======== Supplied information ========

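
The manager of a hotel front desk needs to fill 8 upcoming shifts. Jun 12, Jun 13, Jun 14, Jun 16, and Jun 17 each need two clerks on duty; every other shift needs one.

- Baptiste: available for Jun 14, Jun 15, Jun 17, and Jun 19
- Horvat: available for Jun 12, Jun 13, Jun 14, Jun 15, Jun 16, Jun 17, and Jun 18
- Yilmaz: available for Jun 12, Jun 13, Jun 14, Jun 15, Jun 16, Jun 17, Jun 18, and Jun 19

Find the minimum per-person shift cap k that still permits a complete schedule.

With 3 clerks and 13 worker-slots to fill, someone must work at least ⌈13/3⌉ = 5 shifts, so k ≥ 5.
k = 5 works: Jun 12→Horvat+Yilmaz, Jun 13→Horvat+Yilmaz, Jun 14→Baptiste+Horvat, Jun 15→Baptiste, Jun 16→Horvat+Yilmaz, Jun 17→Baptiste+Yilmaz, Jun 18→Horvat, Jun 19→Baptiste.
Loads: Baptiste 4, Horvat 5, Yilmaz 4 — all ≤ 5.

5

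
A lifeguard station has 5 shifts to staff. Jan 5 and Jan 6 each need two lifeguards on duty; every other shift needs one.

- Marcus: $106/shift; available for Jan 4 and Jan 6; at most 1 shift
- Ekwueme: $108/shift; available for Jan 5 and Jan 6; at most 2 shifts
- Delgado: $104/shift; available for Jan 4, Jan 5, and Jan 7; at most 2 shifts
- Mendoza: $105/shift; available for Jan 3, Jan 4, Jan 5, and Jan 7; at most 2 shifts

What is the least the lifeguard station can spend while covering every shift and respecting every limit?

Jan 3 can only be covered by Mendoza, so that assignment is forced.
Jan 6 can only be covered by Marcus and Ekwueme, so that assignment is forced.
Picking the cheapest available lifeguard for each shift independently would cost $736, but that ignores the shift limits.
An optimal schedule: Jan 3→Mendoza, Jan 4→Delgado, Jan 5→Ekwueme+Mendoza, Jan 6→Marcus+Ekwueme, Jan 7→Delgado.
Total: 105 + 104 + 108 + 105 + 106 + 108 + 104 = $740.

$740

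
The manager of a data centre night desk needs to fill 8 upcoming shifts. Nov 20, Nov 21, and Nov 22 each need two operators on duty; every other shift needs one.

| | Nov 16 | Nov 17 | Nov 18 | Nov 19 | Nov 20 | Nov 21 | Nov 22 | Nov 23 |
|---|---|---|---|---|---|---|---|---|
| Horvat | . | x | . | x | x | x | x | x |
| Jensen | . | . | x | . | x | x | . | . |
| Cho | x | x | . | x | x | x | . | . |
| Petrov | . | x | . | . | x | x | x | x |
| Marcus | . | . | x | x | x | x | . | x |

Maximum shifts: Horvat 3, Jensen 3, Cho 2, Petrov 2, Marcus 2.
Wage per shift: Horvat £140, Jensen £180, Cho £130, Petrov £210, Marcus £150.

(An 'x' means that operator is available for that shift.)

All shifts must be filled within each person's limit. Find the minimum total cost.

£1730

Nov 16 can only be covered by Cho, so that assignment is forced.
Nov 22 can only be covered by Horvat and Petrov, so that assignment is forced.
Picking the cheapest available operator for each shift independently would cost £1570, but that ignores the shift limits.
An optimal schedule: Nov 16→Cho, Nov 17→Cho, Nov 18→Jensen, Nov 19→Horvat, Nov 20→Marcus+Jensen, Nov 21→Marcus+Jensen, Nov 22→Horvat+Petrov, Nov 23→Horvat.
Total: 130 + 130 + 180 + 140 + 150 + 180 + 150 + 180 + 140 + 210 + 140 = £1730.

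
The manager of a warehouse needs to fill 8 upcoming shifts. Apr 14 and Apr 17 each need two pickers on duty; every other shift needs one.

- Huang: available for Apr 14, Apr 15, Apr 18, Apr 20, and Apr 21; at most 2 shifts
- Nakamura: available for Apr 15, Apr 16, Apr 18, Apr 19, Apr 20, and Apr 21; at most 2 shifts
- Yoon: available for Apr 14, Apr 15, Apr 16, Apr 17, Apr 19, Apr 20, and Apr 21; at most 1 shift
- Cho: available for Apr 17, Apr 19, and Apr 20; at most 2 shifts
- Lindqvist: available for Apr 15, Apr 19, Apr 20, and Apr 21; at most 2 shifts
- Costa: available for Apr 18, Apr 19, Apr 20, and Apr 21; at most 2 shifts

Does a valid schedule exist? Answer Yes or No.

Total capacity is 11 and 10 slots are needed, so capacity alone doesn't rule it out.
Shifts {Apr 14, Apr 17} need 4 worker-slots in total, but the pickers available for any of those shifts (Huang, Yoon, and Cho) can supply at most 3 among them. So no valid schedule exists.

No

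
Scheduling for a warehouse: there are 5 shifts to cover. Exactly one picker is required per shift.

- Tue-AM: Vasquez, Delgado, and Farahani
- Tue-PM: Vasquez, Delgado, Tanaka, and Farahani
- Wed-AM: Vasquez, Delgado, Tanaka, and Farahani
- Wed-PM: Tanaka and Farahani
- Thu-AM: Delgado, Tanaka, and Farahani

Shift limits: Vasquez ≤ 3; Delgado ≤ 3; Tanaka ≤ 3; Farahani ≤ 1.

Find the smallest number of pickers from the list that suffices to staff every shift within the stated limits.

5 slots to fill and no one can take more than 3, so at least ⌈5/3⌉ = 2 pickers are needed.
Vasquez and Tanaka alone can cover everything: Tue-AM→Vasquez, Tue-PM→Vasquez, Wed-AM→Vasquez, Wed-PM→Tanaka, Thu-AM→Tanaka.

2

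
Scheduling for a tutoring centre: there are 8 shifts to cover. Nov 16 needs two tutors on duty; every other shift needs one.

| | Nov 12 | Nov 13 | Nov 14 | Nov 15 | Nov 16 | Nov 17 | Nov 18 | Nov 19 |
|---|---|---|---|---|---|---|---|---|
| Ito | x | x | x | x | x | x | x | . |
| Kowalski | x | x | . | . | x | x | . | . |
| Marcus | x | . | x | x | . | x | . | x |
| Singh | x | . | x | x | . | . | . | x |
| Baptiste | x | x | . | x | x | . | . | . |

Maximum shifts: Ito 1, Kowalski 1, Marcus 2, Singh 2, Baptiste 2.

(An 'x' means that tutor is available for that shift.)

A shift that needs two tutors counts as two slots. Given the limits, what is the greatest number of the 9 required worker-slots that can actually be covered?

Total capacity across all tutors is 1+1+2+2+2 = 8, and 9 slots are needed, so at most 8 can be filled.
An assignment achieving 8: Nov 12→Baptiste, Nov 13→Kowalski, Nov 14→Singh, Nov 15→Singh, Nov 16→Baptiste, Nov 17→Marcus, Nov 18→Ito, Nov 19→Marcus.
Loads: Ito 1/1, Kowalski 1/1, Marcus 2/2, Singh 2/2, Baptiste 2/2.

8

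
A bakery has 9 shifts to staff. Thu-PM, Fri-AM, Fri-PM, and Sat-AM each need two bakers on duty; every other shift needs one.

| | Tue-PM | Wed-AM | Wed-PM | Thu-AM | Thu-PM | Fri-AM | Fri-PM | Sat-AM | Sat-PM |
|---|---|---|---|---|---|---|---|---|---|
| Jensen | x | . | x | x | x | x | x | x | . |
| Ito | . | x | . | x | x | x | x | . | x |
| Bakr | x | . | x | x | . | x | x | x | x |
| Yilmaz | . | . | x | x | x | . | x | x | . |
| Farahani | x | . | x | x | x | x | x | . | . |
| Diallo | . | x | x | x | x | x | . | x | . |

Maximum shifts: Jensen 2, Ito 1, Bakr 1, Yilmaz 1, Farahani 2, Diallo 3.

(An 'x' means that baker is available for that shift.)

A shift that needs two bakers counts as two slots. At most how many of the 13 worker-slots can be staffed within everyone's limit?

Total capacity across all bakers is 2+1+1+1+2+3 = 10, and 13 slots are needed, so at most 10 can be filled.
An assignment achieving 10: Tue-PM→Jensen, Wed-AM→Ito, Wed-PM→Farahani, Thu-AM→Diallo, Thu-PM→Farahani+Diallo, Fri-AM→Diallo, Sat-AM→Jensen+Yilmaz, Sat-PM→Bakr.
Loads: Jensen 2/2, Ito 1/1, Bakr 1/1, Yilmaz 1/1, Farahani 2/2, Diallo 3/3.

10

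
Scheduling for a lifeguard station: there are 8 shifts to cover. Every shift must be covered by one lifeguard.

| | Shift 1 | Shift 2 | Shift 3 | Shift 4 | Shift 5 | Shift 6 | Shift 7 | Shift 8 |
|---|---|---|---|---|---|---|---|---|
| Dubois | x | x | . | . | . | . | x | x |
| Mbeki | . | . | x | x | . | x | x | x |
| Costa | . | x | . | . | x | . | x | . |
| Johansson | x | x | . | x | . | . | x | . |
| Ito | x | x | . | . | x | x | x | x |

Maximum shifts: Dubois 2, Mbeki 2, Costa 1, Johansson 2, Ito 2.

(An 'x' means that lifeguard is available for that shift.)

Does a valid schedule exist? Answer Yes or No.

Shift 3 can only be covered by Mbeki, so that assignment is forced.
One valid schedule: Shift 1→Dubois, Shift 2→Johansson, Shift 3→Mbeki, Shift 4→Mbeki, Shift 5→Costa, Shift 6→Ito, Shift 7→Johansson, Shift 8→Dubois.
Loads: Dubois 2/2, Mbeki 2/2, Costa 1/1, Johansson 2/2, Ito 1/2 — all within limits.

Yes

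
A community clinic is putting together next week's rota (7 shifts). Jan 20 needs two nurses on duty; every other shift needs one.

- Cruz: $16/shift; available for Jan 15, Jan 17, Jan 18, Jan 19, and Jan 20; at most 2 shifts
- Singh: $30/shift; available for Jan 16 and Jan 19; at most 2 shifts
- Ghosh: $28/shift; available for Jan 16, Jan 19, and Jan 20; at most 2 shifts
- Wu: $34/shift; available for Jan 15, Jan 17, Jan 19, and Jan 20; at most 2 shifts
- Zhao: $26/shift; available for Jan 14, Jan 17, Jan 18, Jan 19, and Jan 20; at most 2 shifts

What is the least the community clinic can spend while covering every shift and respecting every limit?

$204

Jan 14 can only be covered by Zhao, so that assignment is forced.
Picking the cheapest available nurse for each shift independently would cost $160, but that ignores the shift limits.
An optimal schedule: Jan 14→Zhao, Jan 15→Cruz, Jan 16→Ghosh, Jan 17→Zhao, Jan 18→Cruz, Jan 19→Singh, Jan 20→Ghosh+Wu.
Total: 26 + 16 + 28 + 26 + 16 + 30 + 28 + 34 = $204.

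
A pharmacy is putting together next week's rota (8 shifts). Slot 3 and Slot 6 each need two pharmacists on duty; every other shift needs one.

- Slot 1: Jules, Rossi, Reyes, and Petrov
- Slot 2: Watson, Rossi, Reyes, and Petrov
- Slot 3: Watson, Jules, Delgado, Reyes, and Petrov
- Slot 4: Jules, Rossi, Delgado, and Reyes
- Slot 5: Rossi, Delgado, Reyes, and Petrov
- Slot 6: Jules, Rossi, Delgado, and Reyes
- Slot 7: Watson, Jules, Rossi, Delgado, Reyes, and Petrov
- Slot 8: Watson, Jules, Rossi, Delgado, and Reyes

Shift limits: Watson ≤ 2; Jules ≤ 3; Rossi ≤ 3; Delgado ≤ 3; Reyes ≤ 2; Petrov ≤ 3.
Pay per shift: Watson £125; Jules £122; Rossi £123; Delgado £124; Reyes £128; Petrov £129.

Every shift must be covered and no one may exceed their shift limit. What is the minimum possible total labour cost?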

========

### Assignment
In the data above, find the line with "Dubois | x |" and the line with "Shift limits: Watson". Retype both, plus every line between them, exactly.

### Answer for this exercise
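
| Dubois | x | x | . | . | . | . | x | x |
| Mbeki | . | . | x | x | . | x | x | x |
| Costa | . | x | . | . | x | . | x | . |
| Johansson | x | x | . | x | . | . | x | . |
| Ito | x | x | . | . | x | x | x | x |

Maximum shifts: Dubois 2, Mbeki 2, Costa 1, Johansson 2, Ito 2.

(An 'x' means that lifeguard is available for that shift.)

Does a valid schedule exist? Answer Yes or No.

Shift 3 can only be covered by Mbeki, so that assignment is forced.
One valid schedule: Shift 1→Dubois, Shift 2→Johansson, Shift 3→Mbeki, Shift 4→Mbeki, Shift 5→Costa, Shift 6→Ito, Shift 7→Johansson, Shift 8→Dubois.
Loads: Dubois 2/2, Mbeki 2/2, Costa 1/1, Johansson 2/2, Ito 1/2 — all within limits.

Yes

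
A community clinic is putting together next week's rota (7 shifts). Jan 20 needs two nurses on duty; every other shift needs one.

- Cruz: $16/shift; available for Jan 15, Jan 17, Jan 18, Jan 19, and Jan 20; at most 2 shifts
- Singh: $30/shift; available for Jan 16 and Jan 19; at most 2 shifts
- Ghosh: $28/shift; available for Jan 16, Jan 19, and Jan 20; at most 2 shifts
- Wu: $34/shift; available for Jan 15, Jan 17, Jan 19, and Jan 20; at most 2 shifts
- Zhao: $26/shift; available for Jan 14, Jan 17, Jan 18, Jan 19, and Jan 20; at most 2 shifts

What is the least the community clinic can spend while covering every shift and respecting every limit?

$204

Jan 14 can only be covered by Zhao, so that assignment is forced.
Picking the cheapest available nurse for each shift independently would cost $160, but that ignores the shift limits.
An optimal schedule: Jan 14→Zhao, Jan 15→Cruz, Jan 16→Ghosh, Jan 17→Zhao, Jan 18→Cruz, Jan 19→Singh, Jan 20→Ghosh+Wu.
Total: 26 + 16 + 28 + 26 + 16 + 30 + 28 + 34 = $204.

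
A pharmacy is putting together next week's rota (8 shifts). Slot 3 and Slot 6 each need two pharmacists on duty; every other shift needs one.

- Slot 1: Jules, Rossi, Reyes, and Petrov
- Slot 2: Watson, Rossi, Reyes, and Petrov
- Slot 3: Watson, Jules, Delgado, Reyes, and Petrov
- Slot 4: Jules, Rossi, Delgado, and Reyes
- Slot 5: Rossi, Delgado, Reyes, and Petrov
- Slot 6: Jules, Rossi, Delgado, and Reyes
- Slot 7: Watson, Jules, Rossi, Delgado, Reyes, and Petrov
- Slot 8: Watson, Jules, Rossi, Delgado, and Reyes

Shift limits: Watson ≤ 2; Jules ≤ 3; Rossi ≤ 3; Delgado ≤ 3; Reyes ≤ 2; Petrov ≤ 3.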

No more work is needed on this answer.